== GIVEN RECORDS ==
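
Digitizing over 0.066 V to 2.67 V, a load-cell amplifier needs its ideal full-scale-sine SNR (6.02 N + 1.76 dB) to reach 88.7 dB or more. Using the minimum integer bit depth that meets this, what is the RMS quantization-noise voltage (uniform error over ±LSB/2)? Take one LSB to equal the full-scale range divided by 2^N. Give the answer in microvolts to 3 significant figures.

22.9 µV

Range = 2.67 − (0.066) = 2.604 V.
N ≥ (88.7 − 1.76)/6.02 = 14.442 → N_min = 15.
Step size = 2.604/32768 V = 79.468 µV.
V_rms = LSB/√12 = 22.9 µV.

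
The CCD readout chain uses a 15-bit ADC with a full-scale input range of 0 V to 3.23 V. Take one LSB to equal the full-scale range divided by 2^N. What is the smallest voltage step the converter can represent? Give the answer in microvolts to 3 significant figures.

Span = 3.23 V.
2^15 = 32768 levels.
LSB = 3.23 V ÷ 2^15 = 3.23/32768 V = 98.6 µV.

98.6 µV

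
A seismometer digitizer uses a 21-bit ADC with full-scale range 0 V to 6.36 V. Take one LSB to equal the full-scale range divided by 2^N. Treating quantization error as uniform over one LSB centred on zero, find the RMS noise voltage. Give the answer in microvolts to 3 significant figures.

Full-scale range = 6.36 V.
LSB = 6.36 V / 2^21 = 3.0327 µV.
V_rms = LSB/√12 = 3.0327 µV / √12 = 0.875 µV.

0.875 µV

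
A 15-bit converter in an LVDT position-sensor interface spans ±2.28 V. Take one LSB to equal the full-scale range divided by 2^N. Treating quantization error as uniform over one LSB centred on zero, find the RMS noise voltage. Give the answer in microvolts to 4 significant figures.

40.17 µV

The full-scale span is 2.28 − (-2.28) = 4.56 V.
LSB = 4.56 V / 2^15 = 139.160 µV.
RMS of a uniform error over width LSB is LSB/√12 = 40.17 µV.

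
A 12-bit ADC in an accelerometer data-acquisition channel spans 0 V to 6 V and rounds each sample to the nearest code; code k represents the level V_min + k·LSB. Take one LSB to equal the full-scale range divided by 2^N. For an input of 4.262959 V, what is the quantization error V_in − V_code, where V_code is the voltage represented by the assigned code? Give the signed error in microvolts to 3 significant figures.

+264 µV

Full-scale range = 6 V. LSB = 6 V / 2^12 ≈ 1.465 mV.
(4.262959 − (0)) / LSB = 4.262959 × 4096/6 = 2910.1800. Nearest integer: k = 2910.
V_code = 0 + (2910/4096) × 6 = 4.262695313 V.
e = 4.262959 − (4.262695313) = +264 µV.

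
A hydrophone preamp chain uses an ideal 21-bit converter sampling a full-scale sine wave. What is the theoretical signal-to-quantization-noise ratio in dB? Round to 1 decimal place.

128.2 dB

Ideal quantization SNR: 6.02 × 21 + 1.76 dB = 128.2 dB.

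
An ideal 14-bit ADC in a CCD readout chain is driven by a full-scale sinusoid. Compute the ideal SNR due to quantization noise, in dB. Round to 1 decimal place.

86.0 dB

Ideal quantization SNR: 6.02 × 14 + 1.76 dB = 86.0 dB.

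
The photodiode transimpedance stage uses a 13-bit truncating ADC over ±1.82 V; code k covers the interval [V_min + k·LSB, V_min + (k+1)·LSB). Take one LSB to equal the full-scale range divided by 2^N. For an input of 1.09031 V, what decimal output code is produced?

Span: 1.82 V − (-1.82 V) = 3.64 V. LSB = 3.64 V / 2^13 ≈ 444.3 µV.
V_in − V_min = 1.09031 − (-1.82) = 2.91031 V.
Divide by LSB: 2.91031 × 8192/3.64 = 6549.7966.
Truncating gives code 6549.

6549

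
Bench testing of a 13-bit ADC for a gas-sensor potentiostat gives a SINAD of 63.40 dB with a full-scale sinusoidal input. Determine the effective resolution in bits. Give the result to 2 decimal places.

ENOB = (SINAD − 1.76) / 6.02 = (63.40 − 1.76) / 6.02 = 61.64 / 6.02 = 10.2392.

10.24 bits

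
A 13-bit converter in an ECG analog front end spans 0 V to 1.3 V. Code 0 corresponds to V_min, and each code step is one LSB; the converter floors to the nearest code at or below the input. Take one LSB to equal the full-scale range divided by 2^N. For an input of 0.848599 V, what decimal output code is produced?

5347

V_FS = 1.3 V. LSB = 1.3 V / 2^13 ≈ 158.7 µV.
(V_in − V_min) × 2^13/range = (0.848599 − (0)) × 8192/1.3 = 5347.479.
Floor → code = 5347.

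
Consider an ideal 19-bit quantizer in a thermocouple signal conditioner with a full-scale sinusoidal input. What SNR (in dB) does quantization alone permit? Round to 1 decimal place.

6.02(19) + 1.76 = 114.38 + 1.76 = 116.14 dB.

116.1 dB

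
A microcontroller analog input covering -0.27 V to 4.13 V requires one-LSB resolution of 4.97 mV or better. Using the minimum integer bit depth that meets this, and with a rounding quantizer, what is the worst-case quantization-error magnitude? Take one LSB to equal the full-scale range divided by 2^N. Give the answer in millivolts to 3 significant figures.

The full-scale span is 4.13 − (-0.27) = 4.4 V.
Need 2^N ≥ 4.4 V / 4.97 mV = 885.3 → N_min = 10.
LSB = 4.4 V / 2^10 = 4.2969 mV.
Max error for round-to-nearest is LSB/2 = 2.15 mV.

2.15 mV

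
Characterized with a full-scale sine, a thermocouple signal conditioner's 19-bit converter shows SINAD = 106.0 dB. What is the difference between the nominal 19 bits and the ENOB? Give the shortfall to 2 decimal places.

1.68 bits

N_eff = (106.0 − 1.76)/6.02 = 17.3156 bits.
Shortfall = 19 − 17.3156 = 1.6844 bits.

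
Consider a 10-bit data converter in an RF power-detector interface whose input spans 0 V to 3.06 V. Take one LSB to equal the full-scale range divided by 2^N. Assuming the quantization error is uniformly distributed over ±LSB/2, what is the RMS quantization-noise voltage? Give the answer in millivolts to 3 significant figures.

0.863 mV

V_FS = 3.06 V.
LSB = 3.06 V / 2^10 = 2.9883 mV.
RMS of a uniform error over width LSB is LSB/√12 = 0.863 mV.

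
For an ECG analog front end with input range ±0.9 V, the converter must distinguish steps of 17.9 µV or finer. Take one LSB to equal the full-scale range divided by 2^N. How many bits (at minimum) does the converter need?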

== BRIEF ==
Every line of the material must be returned exactly as it appears.

== RESULT OF THIS TASK ==
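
Digitizing over 0.066 V to 2.67 V, a load-cell amplifier needs its ideal full-scale-sine SNR (6.02 N + 1.76 dB) to reach 88.7 dB or more. Using the minimum integer bit depth that meets this, what is the RMS quantization-noise voltage (uniform error over ±LSB/2)? Take one LSB to equal the full-scale range divided by 2^N. Give the answer in microvolts to 3 significant figures.

22.9 µV

Range = 2.67 − (0.066) = 2.604 V.
N ≥ (88.7 − 1.76)/6.02 = 14.442 → N_min = 15.
Step size = 2.604/32768 V = 79.468 µV.
V_rms = LSB/√12 = 22.9 µV.

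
The CCD readout chain uses a 15-bit ADC with a full-scale input range of 0 V to 3.23 V. Take one LSB to equal the full-scale range divided by 2^N. What is the smallest voltage step the converter can represent? Give the answer in microvolts to 3 significant figures.

Span = 3.23 V.
2^15 = 32768 levels.
LSB = 3.23 V ÷ 2^15 = 3.23/32768 V = 98.6 µV.

98.6 µV

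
A seismometer digitizer uses a 21-bit ADC with full-scale range 0 V to 6.36 V. Take one LSB to equal the full-scale range divided by 2^N. Treating quantization error as uniform over one LSB centred on zero, find the RMS noise voltage. Give the answer in microvolts to 3 significant figures.

Full-scale range = 6.36 V.
LSB = 6.36 V / 2^21 = 3.0327 µV.
V_rms = LSB/√12 = 3.0327 µV / √12 = 0.875 µV.

0.875 µV

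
A 15-bit converter in an LVDT position-sensor interface spans ±2.28 V. Take one LSB to equal the full-scale range divided by 2^N. Treating quantization error as uniform over one LSB centred on zero, find the RMS noise voltage. Give the answer in microvolts to 4 significant figures.

40.17 µV

The full-scale span is 2.28 − (-2.28) = 4.56 V.
LSB = 4.56 V / 2^15 = 139.160 µV.
RMS of a uniform error over width LSB is LSB/√12 = 40.17 µV.

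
A 12-bit ADC in an accelerometer data-acquisition channel spans 0 V to 6 V and rounds each sample to the nearest code; code k represents the level V_min + k·LSB. Take one LSB to equal the full-scale range divided by 2^N. For an input of 4.262959 V, what is the quantization error V_in − V_code, where V_code is the voltage represented by the assigned code? Give the signed error in microvolts to 3 significant figures.

+264 µV

Full-scale range = 6 V. LSB = 6 V / 2^12 ≈ 1.465 mV.
(4.262959 − (0)) / LSB = 4.262959 × 4096/6 = 2910.1800. Nearest integer: k = 2910.
V_code = 0 + (2910/4096) × 6 = 4.262695313 V.
e = 4.262959 − (4.262695313) = +264 µV.

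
A hydrophone preamp chain uses an ideal 21-bit converter sampling a full-scale sine wave. What is the theoretical signal-to-quantization-noise ratio in dB? Round to 1 decimal place.

128.2 dB

Ideal quantization SNR: 6.02 × 21 + 1.76 dB = 128.2 dB.

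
An ideal 14-bit ADC in a CCD readout chain is driven by a full-scale sinusoid. Compute the ideal SNR due to quantization noise, in dB. Round to 1 decimal place.

86.0 dB

Ideal quantization SNR: 6.02 × 14 + 1.76 dB = 86.0 dB.

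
The photodiode transimpedance stage uses a 13-bit truncating ADC over ±1.82 V; code k covers the interval [V_min + k·LSB, V_min + (k+1)·LSB). Take one LSB to equal the full-scale range divided by 2^N. For an input of 1.09031 V, what decimal output code is produced?

Span: 1.82 V − (-1.82 V) = 3.64 V. LSB = 3.64 V / 2^13 ≈ 444.3 µV.
V_in − V_min = 1.09031 − (-1.82) = 2.91031 V.
Divide by LSB: 2.91031 × 8192/3.64 = 6549.7966.
Truncating gives code 6549.

6549

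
Bench testing of a 13-bit ADC for a gas-sensor potentiostat gives a SINAD of 63.40 dB with a full-scale sinusoidal input. Determine the effective resolution in bits. Give the result to 2 decimal places.

ENOB = (SINAD − 1.76) / 6.02 = (63.40 − 1.76) / 6.02 = 61.64 / 6.02 = 10.2392.

10.24 bits

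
A 13-bit converter in an ECG analog front end spans 0 V to 1.3 V. Code 0 corresponds to V_min, and each code step is one LSB; the converter floors to the nearest code at or below the input. Take one LSB to equal the full-scale range divided by 2^N. For an input of 0.848599 V, what decimal output code is produced?

5347

V_FS = 1.3 V. LSB = 1.3 V / 2^13 ≈ 158.7 µV.
(V_in − V_min) × 2^13/range = (0.848599 − (0)) × 8192/1.3 = 5347.479.
Floor → code = 5347.

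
Consider an ideal 19-bit quantizer in a thermocouple signal conditioner with a full-scale sinusoidal input. What SNR (in dB) does quantization alone permit? Round to 1 decimal place.

6.02(19) + 1.76 = 114.38 + 1.76 = 116.14 dB.

116.1 dB

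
A microcontroller analog input covering -0.27 V to 4.13 V requires one-LSB resolution of 4.97 mV or better. Using the minimum integer bit depth that meets this, and with a rounding quantizer, what is the worst-case quantization-error magnitude? Take one LSB to equal the full-scale range divided by 2^N. Give the answer in millivolts to 3 significant figures.

The full-scale span is 4.13 − (-0.27) = 4.4 V.
Need 2^N ≥ 4.4 V / 4.97 mV = 885.3 → N_min = 10.
LSB = 4.4 V / 2^10 = 4.2969 mV.
Max error for round-to-nearest is LSB/2 = 2.15 mV.

2.15 mV

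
Characterized with a full-scale sine, a thermocouple signal conditioner's 19-bit converter shows SINAD = 106.0 dB. What is the difference between the nominal 19 bits and the ENOB? Give the shortfall to 2 decimal places.

1.68 bits

N_eff = (106.0 − 1.76)/6.02 = 17.3156 bits.
Shortfall = 19 − 17.3156 = 1.6844 bits.

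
Consider a 10-bit data converter in an RF power-detector interface whose input spans 0 V to 3.06 V. Take one LSB to equal the full-scale range divided by 2^N. Assuming the quantization error is uniformly distributed over ±LSB/2, what is the RMS quantization-noise voltage? Give the answer in millivolts to 3 significant figures.

0.863 mV

V_FS = 3.06 V.
LSB = 3.06 V / 2^10 = 2.9883 mV.
RMS of a uniform error over width LSB is LSB/√12 = 0.863 mV.

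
For an ECG analog front end with input range ±0.9 V, the converter must distinguish steps of 17.9 µV or finer. Take one LSB to equal the full-scale range divided by 2^N. How many bits (at minimum) does the converter need?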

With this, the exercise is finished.